----- Input

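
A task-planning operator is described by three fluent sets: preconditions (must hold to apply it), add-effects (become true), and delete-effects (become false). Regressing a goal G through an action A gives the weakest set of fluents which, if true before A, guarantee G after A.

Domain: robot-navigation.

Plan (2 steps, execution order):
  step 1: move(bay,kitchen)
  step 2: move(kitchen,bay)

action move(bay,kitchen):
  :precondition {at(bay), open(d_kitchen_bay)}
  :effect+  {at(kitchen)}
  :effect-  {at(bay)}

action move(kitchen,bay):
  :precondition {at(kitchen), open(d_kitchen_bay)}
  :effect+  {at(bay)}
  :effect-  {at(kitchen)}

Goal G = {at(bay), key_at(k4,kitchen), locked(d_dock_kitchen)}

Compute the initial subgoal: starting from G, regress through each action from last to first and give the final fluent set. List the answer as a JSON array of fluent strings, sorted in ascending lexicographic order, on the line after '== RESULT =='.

Work backward from the goal:
  through step 2 (move(kitchen,bay)): drop {at(bay)}, keep {key_at(k4,kitchen), locked(d_dock_kitchen)}, require {at(kitchen), open(d_kitchen_bay)}
    → {at(kitchen), key_at(k4,kitchen), locked(d_dock_kitchen), open(d_kitchen_bay)}
  through step 1 (move(bay,kitchen)): drop {at(kitchen)}, keep {key_at(k4,kitchen), locked(d_dock_kitchen), open(d_kitchen_bay)}, require {at(bay), open(d_kitchen_bay)}
    → {at(bay), key_at(k4,kitchen), locked(d_dock_kitchen), open(d_kitchen_bay)}

== RESULT ==
["at(bay)", "key_at(k4,kitchen)", "locked(d_dock_kitchen)", "open(d_kitchen_bay)"]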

----------

> **What this task involves**
Would you please transcribe all of the entries above exactly?

> **Output**
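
A task-planning operator is described by three fluent sets: preconditions (must hold to apply it), add-effects (become true), and delete-effects (become false). Regressing a goal G through an action A gives the weakest set of fluents which, if true before A, guarantee G after A.

Domain: robot-navigation.

Plan (2 steps, execution order):
  step 1: move(bay,kitchen)
  step 2: move(kitchen,bay)

action move(bay,kitchen):
  :precondition {at(bay), open(d_kitchen_bay)}
  :effect+  {at(kitchen)}
  :effect-  {at(bay)}

action move(kitchen,bay):
  :precondition {at(kitchen), open(d_kitchen_bay)}
  :effect+  {at(bay)}
  :effect-  {at(kitchen)}

Goal G = {at(bay), key_at(k4,kitchen), locked(d_dock_kitchen)}

Compute the initial subgoal: starting from G, regress through each action from last to first and give the final fluent set. List the answer as a JSON array of fluent strings, sorted in ascending lexicographic order, on the line after '== RESULT =='.

Work backward from the goal:
  through step 2 (move(kitchen,bay)): drop {at(bay)}, keep {key_at(k4,kitchen), locked(d_dock_kitchen)}, require {at(kitchen), open(d_kitchen_bay)}
    → {at(kitchen), key_at(k4,kitchen), locked(d_dock_kitchen), open(d_kitchen_bay)}
  through step 1 (move(bay,kitchen)): drop {at(kitchen)}, keep {key_at(k4,kitchen), locked(d_dock_kitchen), open(d_kitchen_bay)}, require {at(bay), open(d_kitchen_bay)}
    → {at(bay), key_at(k4,kitchen), locked(d_dock_kitchen), open(d_kitchen_bay)}

== RESULT ==
["at(bay)", "key_at(k4,kitchen)", "locked(d_dock_kitchen)", "open(d_kitchen_bay)"]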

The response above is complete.